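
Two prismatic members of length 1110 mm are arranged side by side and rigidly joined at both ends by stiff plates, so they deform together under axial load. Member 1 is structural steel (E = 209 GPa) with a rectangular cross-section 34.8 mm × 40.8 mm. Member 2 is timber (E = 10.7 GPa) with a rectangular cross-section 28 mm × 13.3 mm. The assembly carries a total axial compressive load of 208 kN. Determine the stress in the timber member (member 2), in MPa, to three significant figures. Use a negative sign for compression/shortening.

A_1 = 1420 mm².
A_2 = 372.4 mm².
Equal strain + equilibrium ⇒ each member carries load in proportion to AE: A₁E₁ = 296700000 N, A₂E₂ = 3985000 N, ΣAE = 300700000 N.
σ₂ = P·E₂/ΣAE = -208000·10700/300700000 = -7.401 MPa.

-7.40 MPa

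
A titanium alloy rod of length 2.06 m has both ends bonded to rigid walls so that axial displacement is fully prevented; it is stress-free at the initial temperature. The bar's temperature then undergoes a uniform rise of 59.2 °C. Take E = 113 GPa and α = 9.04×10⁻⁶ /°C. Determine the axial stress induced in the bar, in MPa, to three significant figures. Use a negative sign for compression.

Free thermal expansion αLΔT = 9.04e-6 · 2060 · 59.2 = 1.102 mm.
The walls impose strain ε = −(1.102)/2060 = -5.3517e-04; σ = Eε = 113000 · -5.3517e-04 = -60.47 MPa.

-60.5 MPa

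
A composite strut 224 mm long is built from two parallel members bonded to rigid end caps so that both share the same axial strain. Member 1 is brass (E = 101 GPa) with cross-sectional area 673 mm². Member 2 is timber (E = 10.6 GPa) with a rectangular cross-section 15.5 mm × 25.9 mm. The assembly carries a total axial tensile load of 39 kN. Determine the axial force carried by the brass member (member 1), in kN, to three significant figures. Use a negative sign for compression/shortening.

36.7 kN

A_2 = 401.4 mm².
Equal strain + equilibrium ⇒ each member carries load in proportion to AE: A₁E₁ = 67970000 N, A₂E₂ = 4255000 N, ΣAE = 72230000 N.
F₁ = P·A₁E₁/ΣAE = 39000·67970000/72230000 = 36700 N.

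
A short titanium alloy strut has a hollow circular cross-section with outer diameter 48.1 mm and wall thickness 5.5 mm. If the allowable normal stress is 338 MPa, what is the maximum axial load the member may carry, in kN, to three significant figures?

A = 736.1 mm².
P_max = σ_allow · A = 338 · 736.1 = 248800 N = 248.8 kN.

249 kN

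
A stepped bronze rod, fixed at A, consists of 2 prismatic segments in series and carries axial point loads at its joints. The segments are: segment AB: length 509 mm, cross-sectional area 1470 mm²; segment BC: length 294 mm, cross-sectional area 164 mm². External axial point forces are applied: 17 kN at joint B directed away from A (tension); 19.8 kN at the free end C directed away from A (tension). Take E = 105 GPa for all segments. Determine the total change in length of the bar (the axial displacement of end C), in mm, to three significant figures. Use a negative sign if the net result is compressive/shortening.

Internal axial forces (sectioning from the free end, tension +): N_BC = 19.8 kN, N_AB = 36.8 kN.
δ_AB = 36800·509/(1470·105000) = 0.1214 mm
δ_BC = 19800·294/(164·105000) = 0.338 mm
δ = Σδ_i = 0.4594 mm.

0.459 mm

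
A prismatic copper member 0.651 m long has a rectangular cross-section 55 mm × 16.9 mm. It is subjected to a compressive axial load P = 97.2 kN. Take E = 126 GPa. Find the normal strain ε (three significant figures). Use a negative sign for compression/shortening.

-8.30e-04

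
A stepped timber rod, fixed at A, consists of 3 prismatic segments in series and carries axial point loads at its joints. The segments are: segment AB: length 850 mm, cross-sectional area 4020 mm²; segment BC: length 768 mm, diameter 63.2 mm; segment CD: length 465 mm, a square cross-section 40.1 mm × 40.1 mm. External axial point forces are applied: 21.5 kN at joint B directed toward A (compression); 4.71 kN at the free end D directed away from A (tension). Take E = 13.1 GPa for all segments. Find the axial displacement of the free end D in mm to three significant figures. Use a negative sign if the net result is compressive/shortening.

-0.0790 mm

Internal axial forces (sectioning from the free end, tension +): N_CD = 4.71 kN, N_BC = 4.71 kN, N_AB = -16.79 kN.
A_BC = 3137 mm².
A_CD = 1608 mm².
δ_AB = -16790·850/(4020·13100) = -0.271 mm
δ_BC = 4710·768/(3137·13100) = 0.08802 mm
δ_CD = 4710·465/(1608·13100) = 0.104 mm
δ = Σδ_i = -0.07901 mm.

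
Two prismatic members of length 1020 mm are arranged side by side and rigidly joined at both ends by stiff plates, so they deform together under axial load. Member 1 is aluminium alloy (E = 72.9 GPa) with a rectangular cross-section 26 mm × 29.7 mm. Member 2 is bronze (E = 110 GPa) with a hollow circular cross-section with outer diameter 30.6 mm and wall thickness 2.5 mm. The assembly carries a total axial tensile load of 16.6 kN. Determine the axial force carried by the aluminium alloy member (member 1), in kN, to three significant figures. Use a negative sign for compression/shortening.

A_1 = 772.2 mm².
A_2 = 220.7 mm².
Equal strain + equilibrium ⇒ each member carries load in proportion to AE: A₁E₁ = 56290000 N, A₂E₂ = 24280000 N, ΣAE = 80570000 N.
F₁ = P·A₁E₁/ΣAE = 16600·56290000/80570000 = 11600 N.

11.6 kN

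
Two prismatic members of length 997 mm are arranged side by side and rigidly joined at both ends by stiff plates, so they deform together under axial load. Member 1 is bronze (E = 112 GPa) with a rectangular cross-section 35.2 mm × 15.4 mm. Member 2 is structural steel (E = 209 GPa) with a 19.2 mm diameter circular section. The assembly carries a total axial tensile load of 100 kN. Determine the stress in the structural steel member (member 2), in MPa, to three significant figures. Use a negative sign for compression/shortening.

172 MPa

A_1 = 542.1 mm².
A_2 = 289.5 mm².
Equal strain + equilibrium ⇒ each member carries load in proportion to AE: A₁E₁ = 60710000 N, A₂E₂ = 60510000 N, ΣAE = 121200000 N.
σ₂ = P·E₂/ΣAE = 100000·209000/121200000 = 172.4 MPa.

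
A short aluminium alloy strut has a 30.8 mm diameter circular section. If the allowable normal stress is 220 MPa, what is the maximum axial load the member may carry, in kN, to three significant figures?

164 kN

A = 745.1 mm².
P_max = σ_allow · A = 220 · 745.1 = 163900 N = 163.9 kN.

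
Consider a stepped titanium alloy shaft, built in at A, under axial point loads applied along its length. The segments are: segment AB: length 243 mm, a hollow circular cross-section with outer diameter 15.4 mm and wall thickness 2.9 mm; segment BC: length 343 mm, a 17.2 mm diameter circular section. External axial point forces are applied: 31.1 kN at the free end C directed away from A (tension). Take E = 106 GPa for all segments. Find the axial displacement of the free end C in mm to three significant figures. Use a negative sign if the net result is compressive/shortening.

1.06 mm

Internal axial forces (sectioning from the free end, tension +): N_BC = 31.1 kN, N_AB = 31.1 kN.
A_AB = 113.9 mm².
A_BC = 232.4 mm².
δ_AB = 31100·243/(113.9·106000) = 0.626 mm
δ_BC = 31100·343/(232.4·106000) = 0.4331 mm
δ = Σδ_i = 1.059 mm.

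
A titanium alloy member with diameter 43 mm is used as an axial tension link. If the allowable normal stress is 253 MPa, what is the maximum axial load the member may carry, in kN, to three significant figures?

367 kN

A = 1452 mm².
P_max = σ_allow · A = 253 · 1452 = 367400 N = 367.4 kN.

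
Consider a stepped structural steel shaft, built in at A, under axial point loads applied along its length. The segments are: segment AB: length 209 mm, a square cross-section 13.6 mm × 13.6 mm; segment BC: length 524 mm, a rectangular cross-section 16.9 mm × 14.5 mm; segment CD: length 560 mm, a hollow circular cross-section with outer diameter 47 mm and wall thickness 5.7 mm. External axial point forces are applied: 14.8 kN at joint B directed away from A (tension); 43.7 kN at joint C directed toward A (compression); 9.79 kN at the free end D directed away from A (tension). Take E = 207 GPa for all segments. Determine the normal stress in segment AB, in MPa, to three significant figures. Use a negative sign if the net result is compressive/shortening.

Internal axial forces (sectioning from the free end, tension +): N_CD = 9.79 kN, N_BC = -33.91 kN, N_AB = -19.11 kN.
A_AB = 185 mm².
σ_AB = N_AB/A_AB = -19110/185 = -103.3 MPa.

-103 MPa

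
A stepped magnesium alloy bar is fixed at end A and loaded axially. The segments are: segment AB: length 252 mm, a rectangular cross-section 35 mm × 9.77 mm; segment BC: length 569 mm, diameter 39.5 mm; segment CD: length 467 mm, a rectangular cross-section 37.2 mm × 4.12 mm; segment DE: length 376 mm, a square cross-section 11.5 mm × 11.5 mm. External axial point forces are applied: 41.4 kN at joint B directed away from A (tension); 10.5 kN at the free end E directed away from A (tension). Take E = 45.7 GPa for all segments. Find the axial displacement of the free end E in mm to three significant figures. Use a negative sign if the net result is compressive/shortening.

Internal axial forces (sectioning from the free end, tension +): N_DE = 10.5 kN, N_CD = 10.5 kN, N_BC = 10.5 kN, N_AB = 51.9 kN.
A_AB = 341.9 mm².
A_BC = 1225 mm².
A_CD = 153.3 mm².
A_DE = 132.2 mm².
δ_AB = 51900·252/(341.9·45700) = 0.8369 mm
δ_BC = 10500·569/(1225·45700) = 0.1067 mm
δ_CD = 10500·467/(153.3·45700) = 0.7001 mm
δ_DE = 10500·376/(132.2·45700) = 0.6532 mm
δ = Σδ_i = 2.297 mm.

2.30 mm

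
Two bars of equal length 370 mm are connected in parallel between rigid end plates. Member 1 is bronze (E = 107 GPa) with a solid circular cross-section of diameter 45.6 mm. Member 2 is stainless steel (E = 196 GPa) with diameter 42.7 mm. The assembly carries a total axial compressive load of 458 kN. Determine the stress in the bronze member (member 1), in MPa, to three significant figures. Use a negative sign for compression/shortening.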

* * *

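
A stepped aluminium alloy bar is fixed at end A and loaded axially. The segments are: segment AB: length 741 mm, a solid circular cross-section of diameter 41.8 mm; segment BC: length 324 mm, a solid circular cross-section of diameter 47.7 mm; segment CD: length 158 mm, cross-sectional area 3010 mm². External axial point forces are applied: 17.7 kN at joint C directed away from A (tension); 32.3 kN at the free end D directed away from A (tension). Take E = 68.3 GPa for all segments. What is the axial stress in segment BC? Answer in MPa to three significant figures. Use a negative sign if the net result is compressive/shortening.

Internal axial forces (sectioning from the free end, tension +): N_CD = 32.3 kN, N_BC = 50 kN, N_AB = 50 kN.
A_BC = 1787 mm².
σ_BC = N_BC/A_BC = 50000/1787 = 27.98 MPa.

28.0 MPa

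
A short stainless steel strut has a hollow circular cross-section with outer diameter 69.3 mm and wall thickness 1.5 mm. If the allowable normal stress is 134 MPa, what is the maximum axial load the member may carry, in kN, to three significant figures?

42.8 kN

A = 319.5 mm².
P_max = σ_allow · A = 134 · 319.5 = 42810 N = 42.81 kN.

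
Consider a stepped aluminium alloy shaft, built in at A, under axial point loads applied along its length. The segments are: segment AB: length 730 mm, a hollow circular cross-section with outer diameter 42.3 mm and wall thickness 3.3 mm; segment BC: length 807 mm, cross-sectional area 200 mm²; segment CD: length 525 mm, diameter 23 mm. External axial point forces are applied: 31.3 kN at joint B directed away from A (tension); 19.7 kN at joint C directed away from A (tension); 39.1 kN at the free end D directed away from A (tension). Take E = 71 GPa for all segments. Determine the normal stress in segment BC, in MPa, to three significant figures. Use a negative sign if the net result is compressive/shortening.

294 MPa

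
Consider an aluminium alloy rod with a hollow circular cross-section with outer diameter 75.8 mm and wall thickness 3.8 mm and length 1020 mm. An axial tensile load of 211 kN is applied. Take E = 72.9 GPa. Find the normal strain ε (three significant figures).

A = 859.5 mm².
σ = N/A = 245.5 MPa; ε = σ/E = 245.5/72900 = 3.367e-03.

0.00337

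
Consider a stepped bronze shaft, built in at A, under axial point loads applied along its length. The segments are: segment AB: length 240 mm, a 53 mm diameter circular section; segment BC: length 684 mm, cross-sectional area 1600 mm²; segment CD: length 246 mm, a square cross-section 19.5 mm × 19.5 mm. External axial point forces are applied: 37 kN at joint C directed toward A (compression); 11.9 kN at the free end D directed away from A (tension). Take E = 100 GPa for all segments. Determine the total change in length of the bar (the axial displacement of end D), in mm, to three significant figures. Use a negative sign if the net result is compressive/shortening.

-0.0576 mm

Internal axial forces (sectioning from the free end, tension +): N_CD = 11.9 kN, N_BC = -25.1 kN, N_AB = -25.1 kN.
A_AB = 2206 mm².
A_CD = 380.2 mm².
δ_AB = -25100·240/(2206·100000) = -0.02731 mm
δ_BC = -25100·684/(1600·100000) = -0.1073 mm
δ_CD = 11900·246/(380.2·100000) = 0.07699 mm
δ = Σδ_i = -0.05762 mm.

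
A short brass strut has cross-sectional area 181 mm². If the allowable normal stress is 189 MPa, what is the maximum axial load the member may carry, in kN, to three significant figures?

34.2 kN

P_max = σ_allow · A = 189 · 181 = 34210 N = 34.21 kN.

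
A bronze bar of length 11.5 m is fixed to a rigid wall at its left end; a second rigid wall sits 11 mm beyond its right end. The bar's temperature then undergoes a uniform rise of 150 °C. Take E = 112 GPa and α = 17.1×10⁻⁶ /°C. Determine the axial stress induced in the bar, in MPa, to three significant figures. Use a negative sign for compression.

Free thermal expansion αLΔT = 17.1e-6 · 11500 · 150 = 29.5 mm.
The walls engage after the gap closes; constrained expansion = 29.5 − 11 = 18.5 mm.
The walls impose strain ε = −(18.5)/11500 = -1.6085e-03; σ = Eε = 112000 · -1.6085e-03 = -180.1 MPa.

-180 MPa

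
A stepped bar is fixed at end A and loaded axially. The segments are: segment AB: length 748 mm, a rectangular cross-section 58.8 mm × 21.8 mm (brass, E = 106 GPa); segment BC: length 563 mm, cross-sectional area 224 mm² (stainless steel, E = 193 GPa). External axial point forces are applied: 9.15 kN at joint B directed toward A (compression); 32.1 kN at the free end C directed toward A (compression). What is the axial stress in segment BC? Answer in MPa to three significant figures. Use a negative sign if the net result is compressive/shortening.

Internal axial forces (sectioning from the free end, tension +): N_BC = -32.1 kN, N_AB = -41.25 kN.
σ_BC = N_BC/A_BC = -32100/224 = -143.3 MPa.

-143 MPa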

Try it ▸ Everything above from the line with "A stepped magnesium" to the line with "Two bars of", both included, must be repeated exactly, and nothing outside that range.

Task response ▸
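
A stepped magnesium alloy bar is fixed at end A and loaded axially. The segments are: segment AB: length 252 mm, a rectangular cross-section 35 mm × 9.77 mm; segment BC: length 569 mm, diameter 39.5 mm; segment CD: length 467 mm, a rectangular cross-section 37.2 mm × 4.12 mm; segment DE: length 376 mm, a square cross-section 11.5 mm × 11.5 mm. External axial point forces are applied: 41.4 kN at joint B directed away from A (tension); 10.5 kN at the free end E directed away from A (tension). Take E = 45.7 GPa for all segments. Find the axial displacement of the free end E in mm to three significant figures. Use a negative sign if the net result is compressive/shortening.

Internal axial forces (sectioning from the free end, tension +): N_DE = 10.5 kN, N_CD = 10.5 kN, N_BC = 10.5 kN, N_AB = 51.9 kN.
A_AB = 341.9 mm².
A_BC = 1225 mm².
A_CD = 153.3 mm².
A_DE = 132.2 mm².
δ_AB = 51900·252/(341.9·45700) = 0.8369 mm
δ_BC = 10500·569/(1225·45700) = 0.1067 mm
δ_CD = 10500·467/(153.3·45700) = 0.7001 mm
δ_DE = 10500·376/(132.2·45700) = 0.6532 mm
δ = Σδ_i = 2.297 mm.

2.30 mm

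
Two bars of equal length 370 mm are connected in parallel between rigid end plates. Member 1 is bronze (E = 107 GPa) with a solid circular cross-section of diameter 45.6 mm. Member 2 is stainless steel (E = 196 GPa) with diameter 42.7 mm. The assembly carries a total axial compressive load of 458 kN. Determine the stress in the bronze member (member 1), in MPa, to three significant figures. Use a negative sign for compression/shortening.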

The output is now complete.